Please restate, exactly as written, the lines running from the beginning of the material through the line that has "Consider the 2D" in it.

*** DATA EXTRACTS ***

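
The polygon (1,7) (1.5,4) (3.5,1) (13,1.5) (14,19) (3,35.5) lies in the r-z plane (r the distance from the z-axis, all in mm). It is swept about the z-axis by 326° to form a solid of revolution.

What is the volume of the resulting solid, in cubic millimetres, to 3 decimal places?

Profile (r,z), 6 vertices: (1,7) (1.5,4) (3.5,1) (13,1.5) (14,19) (3,35.5)
edge 0: (1,7)→(1.5,4)  cross = 1·4 − 1.5·7 = -6.5000; (r_i+r_j)·cross = 2.5·-6.5000 = -16.2500
edge 1: (1.5,4)→(3.5,1)  cross = 1.5·1 − 3.5·4 = -12.5000; (r_i+r_j)·cross = 5·-12.5000 = -62.5000
edge 2: (3.5,1)→(13,1.5)  cross = 3.5·1.5 − 13·1 = -7.7500; (r_i+r_j)·cross = 16.5·-7.7500 = -127.8750
edge 3: (13,1.5)→(14,19)  cross = 13·19 − 14·1.5 = 226.0000; (r_i+r_j)·cross = 27·226.0000 = 6102.0000
edge 4: (14,19)→(3,35.5)  cross = 14·35.5 − 3·19 = 440.0000; (r_i+r_j)·cross = 17·440.0000 = 7480.0000
edge 5: (3,35.5)→(1,7)  cross = 3·7 − 1·35.5 = -14.5000; (r_i+r_j)·cross = 4·-14.5000 = -58.0000
Σcross = 624.7500 → A = |Σcross|/2 = 312.3750 mm²
Σ(r_i+r_j)·cross = 13317.3750 → first moment M = |Σ|/6 = 2219.5625
R_c = M/A = 2219.5625/312.3750 = 7.1054 mm
θ = 326° = 5.689773 rad
V = θ·R_c·A = 5.689773·7.1054·312.3750 = 12628.808 mm³

Volume = 12628.808 mm³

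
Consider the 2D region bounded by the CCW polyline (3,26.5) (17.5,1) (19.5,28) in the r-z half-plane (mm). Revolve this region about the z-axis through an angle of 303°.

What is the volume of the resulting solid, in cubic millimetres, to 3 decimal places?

Volume = 15600.626 mm³

Profile (r,z), 3 vertices: (3,26.5) (17.5,1) (19.5,28)
edge 0: (3,26.5)→(17.5,1)  cross = 3·1 − 17.5·26.5 = -460.7500; (r_i+r_j)·cross = 20.5·-460.7500 = -9445.3750
edge 1: (17.5,1)→(19.5,28)  cross = 17.5·28 − 19.5·1 = 470.5000; (r_i+r_j)·cross = 37·470.5000 = 17408.5000
edge 2: (19.5,28)→(3,26.5)  cross = 19.5·26.5 − 3·28 = 432.7500; (r_i+r_j)·cross = 22.5·432.7500 = 9736.8750
Σcross = 442.5000 → A = |Σcross|/2 = 221.2500 mm²
Σ(r_i+r_j)·cross = 17700.0000 → first moment M = |Σ|/6 = 2950.0000
R_c = M/A = 2950.0000/221.2500 = 13.3333 mm
θ = 303° = 5.288348 rad
V = θ·R_c·A = 5.288348·13.3333·221.2500 = 15600.626 mm³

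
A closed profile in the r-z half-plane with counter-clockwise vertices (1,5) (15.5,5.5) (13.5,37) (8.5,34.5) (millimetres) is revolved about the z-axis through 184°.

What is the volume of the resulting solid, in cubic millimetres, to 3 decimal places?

Profile (r,z), 4 vertices: (1,5) (15.5,5.5) (13.5,37) (8.5,34.5)
edge 0: (1,5)→(15.5,5.5)  cross = 1·5.5 − 15.5·5 = -72.0000; (r_i+r_j)·cross = 16.5·-72.0000 = -1188.0000
edge 1: (15.5,5.5)→(13.5,37)  cross = 15.5·37 − 13.5·5.5 = 499.2500; (r_i+r_j)·cross = 29·499.2500 = 14478.2500
edge 2: (13.5,37)→(8.5,34.5)  cross = 13.5·34.5 − 8.5·37 = 151.2500; (r_i+r_j)·cross = 22·151.2500 = 3327.5000
edge 3: (8.5,34.5)→(1,5)  cross = 8.5·5 − 1·34.5 = 8.0000; (r_i+r_j)·cross = 9.5·8.0000 = 76.0000
Σcross = 586.5000 → A = |Σcross|/2 = 293.2500 mm²
Σ(r_i+r_j)·cross = 16693.7500 → first moment M = |Σ|/6 = 2782.2917
R_c = M/A = 2782.2917/293.2500 = 9.4878 mm
θ = 184° = 3.211406 rad
V = θ·R_c·A = 3.211406·9.4878·293.2500 = 8935.068 mm³

Volume = 8935.068 mm³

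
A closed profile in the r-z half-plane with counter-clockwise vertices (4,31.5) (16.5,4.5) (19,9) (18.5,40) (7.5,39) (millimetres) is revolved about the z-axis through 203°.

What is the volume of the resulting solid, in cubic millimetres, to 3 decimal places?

Volume = 15405.487 mm³

Profile (r,z), 5 vertices: (4,31.5) (16.5,4.5) (19,9) (18.5,40) (7.5,39)
edge 0: (4,31.5)→(16.5,4.5)  cross = 4·4.5 − 16.5·31.5 = -501.7500; (r_i+r_j)·cross = 20.5·-501.7500 = -10285.8750
edge 1: (16.5,4.5)→(19,9)  cross = 16.5·9 − 19·4.5 = 63.0000; (r_i+r_j)·cross = 35.5·63.0000 = 2236.5000
edge 2: (19,9)→(18.5,40)  cross = 19·40 − 18.5·9 = 593.5000; (r_i+r_j)·cross = 37.5·593.5000 = 22256.2500
edge 3: (18.5,40)→(7.5,39)  cross = 18.5·39 − 7.5·40 = 421.5000; (r_i+r_j)·cross = 26·421.5000 = 10959.0000
edge 4: (7.5,39)→(4,31.5)  cross = 7.5·31.5 − 4·39 = 80.2500; (r_i+r_j)·cross = 11.5·80.2500 = 922.8750
Σcross = 656.5000 → A = |Σcross|/2 = 328.2500 mm²
Σ(r_i+r_j)·cross = 26088.7500 → first moment M = |Σ|/6 = 4348.1250
R_c = M/A = 4348.1250/328.2500 = 13.2464 mm
θ = 203° = 3.543018 rad
V = θ·R_c·A = 3.543018·13.2464·328.2500 = 15405.487 mm³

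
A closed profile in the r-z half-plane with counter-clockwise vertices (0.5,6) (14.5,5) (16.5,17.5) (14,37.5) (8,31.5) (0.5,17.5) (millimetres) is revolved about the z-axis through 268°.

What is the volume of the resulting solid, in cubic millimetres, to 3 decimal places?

Volume = 15274.319 mm³

Profile (r,z), 6 vertices: (0.5,6) (14.5,5) (16.5,17.5) (14,37.5) (8,31.5) (0.5,17.5)
edge 0: (0.5,6)→(14.5,5)  cross = 0.5·5 − 14.5·6 = -84.5000; (r_i+r_j)·cross = 15·-84.5000 = -1267.5000
edge 1: (14.5,5)→(16.5,17.5)  cross = 14.5·17.5 − 16.5·5 = 171.2500; (r_i+r_j)·cross = 31·171.2500 = 5308.7500
edge 2: (16.5,17.5)→(14,37.5)  cross = 16.5·37.5 − 14·17.5 = 373.7500; (r_i+r_j)·cross = 30.5·373.7500 = 11399.3750
edge 3: (14,37.5)→(8,31.5)  cross = 14·31.5 − 8·37.5 = 141.0000; (r_i+r_j)·cross = 22·141.0000 = 3102.0000
edge 4: (8,31.5)→(0.5,17.5)  cross = 8·17.5 − 0.5·31.5 = 124.2500; (r_i+r_j)·cross = 8.5·124.2500 = 1056.1250
edge 5: (0.5,17.5)→(0.5,6)  cross = 0.5·6 − 0.5·17.5 = -5.7500; (r_i+r_j)·cross = 1·-5.7500 = -5.7500
Σcross = 720.0000 → A = |Σcross|/2 = 360.0000 mm²
Σ(r_i+r_j)·cross = 19593.0000 → first moment M = |Σ|/6 = 3265.5000
R_c = M/A = 3265.5000/360.0000 = 9.0708 mm
θ = 268° = 4.677482 rad
V = θ·R_c·A = 4.677482·9.0708·360.0000 = 15274.319 mm³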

*** End of DATA EXTRACTS ***

### EXPECTED ANSWER
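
The polygon (1,7) (1.5,4) (3.5,1) (13,1.5) (14,19) (3,35.5) lies in the r-z plane (r the distance from the z-axis, all in mm). It is swept about the z-axis by 326° to form a solid of revolution.

What is the volume of the resulting solid, in cubic millimetres, to 3 decimal places?

Profile (r,z), 6 vertices: (1,7) (1.5,4) (3.5,1) (13,1.5) (14,19) (3,35.5)
edge 0: (1,7)→(1.5,4)  cross = 1·4 − 1.5·7 = -6.5000; (r_i+r_j)·cross = 2.5·-6.5000 = -16.2500
edge 1: (1.5,4)→(3.5,1)  cross = 1.5·1 − 3.5·4 = -12.5000; (r_i+r_j)·cross = 5·-12.5000 = -62.5000
edge 2: (3.5,1)→(13,1.5)  cross = 3.5·1.5 − 13·1 = -7.7500; (r_i+r_j)·cross = 16.5·-7.7500 = -127.8750
edge 3: (13,1.5)→(14,19)  cross = 13·19 − 14·1.5 = 226.0000; (r_i+r_j)·cross = 27·226.0000 = 6102.0000
edge 4: (14,19)→(3,35.5)  cross = 14·35.5 − 3·19 = 440.0000; (r_i+r_j)·cross = 17·440.0000 = 7480.0000
edge 5: (3,35.5)→(1,7)  cross = 3·7 − 1·35.5 = -14.5000; (r_i+r_j)·cross = 4·-14.5000 = -58.0000
Σcross = 624.7500 → A = |Σcross|/2 = 312.3750 mm²
Σ(r_i+r_j)·cross = 13317.3750 → first moment M = |Σ|/6 = 2219.5625
R_c = M/A = 2219.5625/312.3750 = 7.1054 mm
θ = 326° = 5.689773 rad
V = θ·R_c·A = 5.689773·7.1054·312.3750 = 12628.808 mm³

Volume = 12628.808 mm³

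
Consider the 2D region bounded by the CCW polyline (3,26.5) (17.5,1) (19.5,28) in the r-z half-plane (mm). Revolve this region about the z-axis through an angle of 303°.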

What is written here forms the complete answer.